▶ Assigned task: Copy out each line of the data below in which "folds" appears.

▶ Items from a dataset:
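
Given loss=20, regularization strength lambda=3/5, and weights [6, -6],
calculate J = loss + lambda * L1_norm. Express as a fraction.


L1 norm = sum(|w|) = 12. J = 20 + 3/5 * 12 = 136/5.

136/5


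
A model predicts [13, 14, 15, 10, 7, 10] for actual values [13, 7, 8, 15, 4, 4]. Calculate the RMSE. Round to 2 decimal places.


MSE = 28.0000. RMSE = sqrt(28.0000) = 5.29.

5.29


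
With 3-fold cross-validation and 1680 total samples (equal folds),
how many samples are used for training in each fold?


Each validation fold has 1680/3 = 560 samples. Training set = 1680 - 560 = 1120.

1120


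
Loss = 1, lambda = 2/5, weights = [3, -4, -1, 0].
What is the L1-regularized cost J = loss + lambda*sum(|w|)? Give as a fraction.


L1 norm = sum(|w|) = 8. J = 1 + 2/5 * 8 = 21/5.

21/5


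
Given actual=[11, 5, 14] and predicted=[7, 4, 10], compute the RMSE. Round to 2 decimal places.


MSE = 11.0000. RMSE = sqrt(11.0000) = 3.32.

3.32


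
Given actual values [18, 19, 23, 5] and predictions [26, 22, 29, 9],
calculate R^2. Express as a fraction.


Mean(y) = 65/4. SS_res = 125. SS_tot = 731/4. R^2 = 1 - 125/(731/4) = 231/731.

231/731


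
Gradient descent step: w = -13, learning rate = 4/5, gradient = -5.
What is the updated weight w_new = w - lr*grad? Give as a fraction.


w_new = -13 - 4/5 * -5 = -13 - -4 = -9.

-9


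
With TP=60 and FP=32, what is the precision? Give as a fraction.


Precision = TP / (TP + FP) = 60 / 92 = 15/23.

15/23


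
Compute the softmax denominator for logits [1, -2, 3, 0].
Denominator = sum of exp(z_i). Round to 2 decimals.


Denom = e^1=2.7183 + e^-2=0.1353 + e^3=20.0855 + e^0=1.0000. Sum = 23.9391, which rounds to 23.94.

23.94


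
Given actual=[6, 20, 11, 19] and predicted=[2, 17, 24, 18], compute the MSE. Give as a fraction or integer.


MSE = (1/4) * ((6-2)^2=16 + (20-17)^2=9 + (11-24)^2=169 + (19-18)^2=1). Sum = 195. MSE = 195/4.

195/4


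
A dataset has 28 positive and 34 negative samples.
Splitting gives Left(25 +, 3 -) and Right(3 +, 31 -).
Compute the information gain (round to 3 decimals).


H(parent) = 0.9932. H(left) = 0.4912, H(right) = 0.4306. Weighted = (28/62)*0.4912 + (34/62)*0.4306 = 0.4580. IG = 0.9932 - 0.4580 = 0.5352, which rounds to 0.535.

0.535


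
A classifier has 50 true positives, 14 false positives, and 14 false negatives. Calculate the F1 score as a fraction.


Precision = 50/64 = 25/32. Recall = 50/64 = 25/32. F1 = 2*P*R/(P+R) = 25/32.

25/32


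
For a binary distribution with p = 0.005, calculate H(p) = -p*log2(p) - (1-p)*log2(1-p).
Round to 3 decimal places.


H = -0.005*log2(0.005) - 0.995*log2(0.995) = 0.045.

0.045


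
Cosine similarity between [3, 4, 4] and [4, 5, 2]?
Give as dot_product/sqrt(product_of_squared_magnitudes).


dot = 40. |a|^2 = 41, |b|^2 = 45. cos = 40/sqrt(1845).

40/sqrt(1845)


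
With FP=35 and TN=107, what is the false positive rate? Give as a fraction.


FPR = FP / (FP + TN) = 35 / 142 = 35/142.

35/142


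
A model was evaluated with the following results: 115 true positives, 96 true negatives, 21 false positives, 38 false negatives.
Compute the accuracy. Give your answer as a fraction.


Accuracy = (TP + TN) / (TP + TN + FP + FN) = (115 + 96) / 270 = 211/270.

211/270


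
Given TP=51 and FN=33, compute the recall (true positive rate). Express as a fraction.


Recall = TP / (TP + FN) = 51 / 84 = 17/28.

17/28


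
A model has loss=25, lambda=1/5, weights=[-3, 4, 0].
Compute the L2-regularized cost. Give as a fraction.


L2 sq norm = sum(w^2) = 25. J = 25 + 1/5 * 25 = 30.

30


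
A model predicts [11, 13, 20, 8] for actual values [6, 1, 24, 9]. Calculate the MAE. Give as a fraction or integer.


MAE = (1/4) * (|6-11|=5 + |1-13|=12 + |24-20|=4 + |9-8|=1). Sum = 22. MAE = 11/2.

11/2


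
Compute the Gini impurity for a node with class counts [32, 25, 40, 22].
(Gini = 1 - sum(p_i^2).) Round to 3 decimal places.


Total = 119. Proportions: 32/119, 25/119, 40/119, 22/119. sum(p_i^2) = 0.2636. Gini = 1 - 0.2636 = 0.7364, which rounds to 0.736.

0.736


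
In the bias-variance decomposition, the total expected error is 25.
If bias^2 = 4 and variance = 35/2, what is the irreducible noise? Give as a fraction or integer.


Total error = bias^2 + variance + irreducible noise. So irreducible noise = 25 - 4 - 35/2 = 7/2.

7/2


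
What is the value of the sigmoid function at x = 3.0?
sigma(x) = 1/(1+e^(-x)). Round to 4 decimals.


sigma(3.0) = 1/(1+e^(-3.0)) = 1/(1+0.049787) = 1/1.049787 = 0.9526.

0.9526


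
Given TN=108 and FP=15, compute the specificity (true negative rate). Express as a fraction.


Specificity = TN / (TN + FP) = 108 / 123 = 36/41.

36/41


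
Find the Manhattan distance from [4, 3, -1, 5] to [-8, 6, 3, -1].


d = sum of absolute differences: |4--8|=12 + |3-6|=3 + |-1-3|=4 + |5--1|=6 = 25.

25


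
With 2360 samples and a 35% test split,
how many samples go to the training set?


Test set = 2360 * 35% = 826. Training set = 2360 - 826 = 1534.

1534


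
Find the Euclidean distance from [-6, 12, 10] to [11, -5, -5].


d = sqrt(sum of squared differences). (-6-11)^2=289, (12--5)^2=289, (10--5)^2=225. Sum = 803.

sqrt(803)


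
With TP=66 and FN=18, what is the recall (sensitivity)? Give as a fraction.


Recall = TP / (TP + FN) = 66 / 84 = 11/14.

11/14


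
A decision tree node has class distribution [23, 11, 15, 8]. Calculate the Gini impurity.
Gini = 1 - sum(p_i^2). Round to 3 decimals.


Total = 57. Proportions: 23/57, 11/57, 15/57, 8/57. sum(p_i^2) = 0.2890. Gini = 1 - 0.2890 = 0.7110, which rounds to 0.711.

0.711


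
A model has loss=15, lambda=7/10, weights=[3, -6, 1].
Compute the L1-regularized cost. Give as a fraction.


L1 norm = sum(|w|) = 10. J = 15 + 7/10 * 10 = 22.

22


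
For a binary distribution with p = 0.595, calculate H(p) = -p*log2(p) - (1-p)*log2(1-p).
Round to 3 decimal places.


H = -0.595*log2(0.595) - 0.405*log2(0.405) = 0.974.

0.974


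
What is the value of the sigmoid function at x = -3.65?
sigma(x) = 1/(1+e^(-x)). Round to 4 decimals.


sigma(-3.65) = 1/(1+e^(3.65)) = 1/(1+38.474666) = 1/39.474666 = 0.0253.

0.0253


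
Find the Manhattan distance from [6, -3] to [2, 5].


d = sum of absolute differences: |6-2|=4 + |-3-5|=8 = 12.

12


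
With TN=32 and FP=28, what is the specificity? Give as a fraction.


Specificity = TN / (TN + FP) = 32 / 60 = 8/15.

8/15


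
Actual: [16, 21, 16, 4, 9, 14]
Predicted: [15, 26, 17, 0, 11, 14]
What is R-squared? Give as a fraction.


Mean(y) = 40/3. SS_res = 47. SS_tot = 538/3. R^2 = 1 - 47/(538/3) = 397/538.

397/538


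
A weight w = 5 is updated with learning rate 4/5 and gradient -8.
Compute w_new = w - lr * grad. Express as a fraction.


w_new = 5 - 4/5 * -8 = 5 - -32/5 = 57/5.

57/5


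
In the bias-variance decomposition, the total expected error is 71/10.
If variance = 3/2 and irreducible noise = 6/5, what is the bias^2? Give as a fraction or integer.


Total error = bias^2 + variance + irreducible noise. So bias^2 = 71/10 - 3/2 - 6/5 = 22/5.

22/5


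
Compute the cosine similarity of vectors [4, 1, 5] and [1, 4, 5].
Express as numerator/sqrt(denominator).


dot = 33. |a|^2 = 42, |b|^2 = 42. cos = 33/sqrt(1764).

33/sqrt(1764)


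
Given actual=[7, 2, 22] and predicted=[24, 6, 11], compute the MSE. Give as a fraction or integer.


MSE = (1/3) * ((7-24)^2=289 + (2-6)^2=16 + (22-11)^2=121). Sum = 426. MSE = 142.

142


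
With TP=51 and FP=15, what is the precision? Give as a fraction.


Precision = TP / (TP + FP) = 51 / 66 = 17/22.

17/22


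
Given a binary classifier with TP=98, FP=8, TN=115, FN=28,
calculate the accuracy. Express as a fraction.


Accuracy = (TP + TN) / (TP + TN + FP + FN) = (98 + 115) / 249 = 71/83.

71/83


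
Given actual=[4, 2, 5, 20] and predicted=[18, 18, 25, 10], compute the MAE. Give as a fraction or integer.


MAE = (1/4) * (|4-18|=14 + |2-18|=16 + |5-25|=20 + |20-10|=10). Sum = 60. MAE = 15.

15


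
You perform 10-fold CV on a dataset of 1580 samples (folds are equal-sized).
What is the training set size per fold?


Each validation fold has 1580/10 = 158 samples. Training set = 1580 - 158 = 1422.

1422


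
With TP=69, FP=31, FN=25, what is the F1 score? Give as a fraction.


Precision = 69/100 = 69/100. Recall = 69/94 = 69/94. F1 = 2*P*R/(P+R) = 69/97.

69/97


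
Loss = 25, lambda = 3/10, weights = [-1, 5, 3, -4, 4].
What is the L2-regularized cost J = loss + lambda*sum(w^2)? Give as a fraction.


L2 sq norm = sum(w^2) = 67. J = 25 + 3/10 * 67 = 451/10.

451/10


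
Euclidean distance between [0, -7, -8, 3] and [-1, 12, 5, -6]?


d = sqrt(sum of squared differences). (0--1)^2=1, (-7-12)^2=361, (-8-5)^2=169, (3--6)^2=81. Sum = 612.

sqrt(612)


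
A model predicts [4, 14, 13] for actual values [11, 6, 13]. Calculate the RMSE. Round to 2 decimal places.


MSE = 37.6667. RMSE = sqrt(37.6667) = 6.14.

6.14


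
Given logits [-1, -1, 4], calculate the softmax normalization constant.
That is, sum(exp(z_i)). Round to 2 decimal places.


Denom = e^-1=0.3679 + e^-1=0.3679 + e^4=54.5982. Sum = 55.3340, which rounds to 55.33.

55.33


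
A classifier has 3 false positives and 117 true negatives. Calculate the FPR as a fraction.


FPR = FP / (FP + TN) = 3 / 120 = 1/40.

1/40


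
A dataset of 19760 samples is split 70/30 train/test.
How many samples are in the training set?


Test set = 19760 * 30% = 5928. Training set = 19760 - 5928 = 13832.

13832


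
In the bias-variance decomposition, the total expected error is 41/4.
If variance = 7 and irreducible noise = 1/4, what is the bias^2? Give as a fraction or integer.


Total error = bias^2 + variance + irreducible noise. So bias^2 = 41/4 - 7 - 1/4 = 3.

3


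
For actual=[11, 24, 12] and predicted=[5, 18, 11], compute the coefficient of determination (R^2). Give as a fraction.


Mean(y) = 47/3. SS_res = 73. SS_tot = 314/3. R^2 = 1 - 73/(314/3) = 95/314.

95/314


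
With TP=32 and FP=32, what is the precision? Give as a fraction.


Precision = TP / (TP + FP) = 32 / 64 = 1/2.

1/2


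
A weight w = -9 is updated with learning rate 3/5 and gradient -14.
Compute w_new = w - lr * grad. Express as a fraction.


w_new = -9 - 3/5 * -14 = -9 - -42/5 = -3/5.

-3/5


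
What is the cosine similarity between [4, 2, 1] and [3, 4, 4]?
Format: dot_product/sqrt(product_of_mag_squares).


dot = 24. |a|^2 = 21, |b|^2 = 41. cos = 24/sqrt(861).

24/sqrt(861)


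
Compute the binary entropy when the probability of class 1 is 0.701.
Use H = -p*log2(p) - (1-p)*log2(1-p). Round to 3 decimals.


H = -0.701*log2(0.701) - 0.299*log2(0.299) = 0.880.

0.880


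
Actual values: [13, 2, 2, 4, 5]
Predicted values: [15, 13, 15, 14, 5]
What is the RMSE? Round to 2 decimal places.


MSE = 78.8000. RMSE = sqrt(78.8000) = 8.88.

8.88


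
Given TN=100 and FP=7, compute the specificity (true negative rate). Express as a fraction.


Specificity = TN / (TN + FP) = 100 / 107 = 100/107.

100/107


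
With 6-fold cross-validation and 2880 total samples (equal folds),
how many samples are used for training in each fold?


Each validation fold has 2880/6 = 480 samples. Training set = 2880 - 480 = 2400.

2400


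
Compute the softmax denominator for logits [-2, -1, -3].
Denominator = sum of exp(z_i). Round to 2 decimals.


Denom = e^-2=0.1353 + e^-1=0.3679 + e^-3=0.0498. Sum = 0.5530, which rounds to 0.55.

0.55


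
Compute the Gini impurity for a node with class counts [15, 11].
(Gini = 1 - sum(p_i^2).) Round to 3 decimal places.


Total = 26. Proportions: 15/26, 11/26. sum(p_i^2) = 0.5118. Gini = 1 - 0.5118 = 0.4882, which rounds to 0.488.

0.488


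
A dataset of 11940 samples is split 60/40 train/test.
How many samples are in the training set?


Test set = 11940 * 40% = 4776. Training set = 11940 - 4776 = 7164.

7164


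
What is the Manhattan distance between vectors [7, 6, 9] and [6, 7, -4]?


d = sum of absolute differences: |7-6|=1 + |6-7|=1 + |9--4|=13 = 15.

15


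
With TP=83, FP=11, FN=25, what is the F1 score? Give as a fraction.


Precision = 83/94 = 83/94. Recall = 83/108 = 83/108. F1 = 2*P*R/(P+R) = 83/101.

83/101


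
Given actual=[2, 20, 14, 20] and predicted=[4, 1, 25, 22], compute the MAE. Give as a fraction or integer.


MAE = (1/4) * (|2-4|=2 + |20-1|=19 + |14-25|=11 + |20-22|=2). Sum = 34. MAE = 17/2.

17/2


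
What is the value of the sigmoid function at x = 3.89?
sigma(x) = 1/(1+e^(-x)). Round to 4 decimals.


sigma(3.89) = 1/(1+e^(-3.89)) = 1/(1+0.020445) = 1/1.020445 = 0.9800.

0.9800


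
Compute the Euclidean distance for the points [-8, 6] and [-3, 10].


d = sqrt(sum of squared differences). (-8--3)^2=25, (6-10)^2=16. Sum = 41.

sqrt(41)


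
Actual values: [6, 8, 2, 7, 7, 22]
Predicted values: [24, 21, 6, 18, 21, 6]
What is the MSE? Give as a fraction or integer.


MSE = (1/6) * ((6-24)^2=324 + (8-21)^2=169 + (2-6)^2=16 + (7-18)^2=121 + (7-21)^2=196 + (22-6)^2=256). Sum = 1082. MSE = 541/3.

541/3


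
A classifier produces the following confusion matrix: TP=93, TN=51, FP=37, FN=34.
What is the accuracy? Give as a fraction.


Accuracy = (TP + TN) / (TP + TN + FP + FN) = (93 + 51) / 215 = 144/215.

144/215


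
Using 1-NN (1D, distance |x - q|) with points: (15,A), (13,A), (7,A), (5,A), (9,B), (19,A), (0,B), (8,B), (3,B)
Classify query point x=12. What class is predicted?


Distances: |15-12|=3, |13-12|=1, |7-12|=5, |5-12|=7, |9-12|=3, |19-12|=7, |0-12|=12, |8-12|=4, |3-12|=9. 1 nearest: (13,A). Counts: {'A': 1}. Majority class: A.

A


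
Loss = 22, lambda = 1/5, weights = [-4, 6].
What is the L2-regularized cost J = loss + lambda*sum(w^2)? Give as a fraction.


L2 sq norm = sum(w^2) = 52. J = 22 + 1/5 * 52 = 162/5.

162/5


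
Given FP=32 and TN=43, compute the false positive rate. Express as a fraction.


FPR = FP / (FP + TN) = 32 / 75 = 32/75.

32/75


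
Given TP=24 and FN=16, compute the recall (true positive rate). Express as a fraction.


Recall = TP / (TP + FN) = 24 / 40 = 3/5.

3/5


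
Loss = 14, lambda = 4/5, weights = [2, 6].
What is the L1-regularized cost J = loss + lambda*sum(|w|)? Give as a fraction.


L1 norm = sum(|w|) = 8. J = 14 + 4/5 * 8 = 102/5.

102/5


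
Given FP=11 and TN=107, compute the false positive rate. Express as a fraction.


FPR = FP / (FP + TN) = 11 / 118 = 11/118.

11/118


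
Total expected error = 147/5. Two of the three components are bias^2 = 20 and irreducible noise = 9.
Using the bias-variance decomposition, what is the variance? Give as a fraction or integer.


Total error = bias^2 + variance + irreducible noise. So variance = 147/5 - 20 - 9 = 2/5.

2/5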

▶ Solution for this exercise:
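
With 3-fold cross-validation and 1680 total samples (equal folds),
You perform 10-fold CV on a dataset of 1580 samples (folds are equal-sized).
With 6-fold cross-validation and 2880 total samples (equal folds),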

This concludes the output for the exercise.